Work to complete:
Would you filter these records and copy every line that has the word "What"?
··········
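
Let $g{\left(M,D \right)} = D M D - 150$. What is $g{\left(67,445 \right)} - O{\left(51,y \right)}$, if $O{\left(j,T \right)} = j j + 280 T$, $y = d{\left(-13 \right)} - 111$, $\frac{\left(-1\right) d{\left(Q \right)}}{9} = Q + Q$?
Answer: $13230484$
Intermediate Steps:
$d{\left(Q \right)} = - 18 Q$ ($d{\left(Q \right)} = - 9 \left(Q + Q\right) = - 9 \cdot 2 Q = - 18 Q$)
$y = 123$ ($y = \left(-18\right) \left(-13\right) - 111 = 234 - 111 = 123$)
$O{\left(j,T \right)} = j^{2} + 280 T$
$g{\left(M,D \right)} = -150 + M D^{2}$ ($g{\left(M,D \right)} = M D^{2} - 150 = -150 + M D^{2}$)
$g{\left(67,445 \right)} - O{\left(51,y \right)} = \left(-150 + 67 \cdot 445^{2}\right) - \left(51^{2} + 280 \cdot 123\right) = \left(-150 + 67 \cdot 198025\right) - \left(2601 + 34440\right) = \left(-150 + 13267675\right) - 37041 = 13267525 - 37041 = 13230484$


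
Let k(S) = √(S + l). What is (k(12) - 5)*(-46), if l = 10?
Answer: 230 - 46*√22 ≈ 14.241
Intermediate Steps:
k(S) = √(10 + S) (k(S) = √(S + 10) = √(10 + S))
(k(12) - 5)*(-46) = (√(10 + 12) - 5)*(-46) = (√22 - 5)*(-46) = (-5 + √22)*(-46) = 230 - 46*√22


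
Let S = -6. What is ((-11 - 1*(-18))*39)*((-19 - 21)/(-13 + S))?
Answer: 10920/19 ≈ 574.74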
··········
Answer section:
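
Let $g{\left(M,D \right)} = D M D - 150$. What is $g{\left(67,445 \right)} - O{\left(51,y \right)}$, if $O{\left(j,T \right)} = j j + 280 T$, $y = d{\left(-13 \right)} - 111$, $\frac{\left(-1\right) d{\left(Q \right)}}{9} = Q + Q$?
Let k(S) = √(S + l). What is (k(12) - 5)*(-46), if l = 10?
Let S = -6. What is ((-11 - 1*(-18))*39)*((-19 - 21)/(-13 + S))?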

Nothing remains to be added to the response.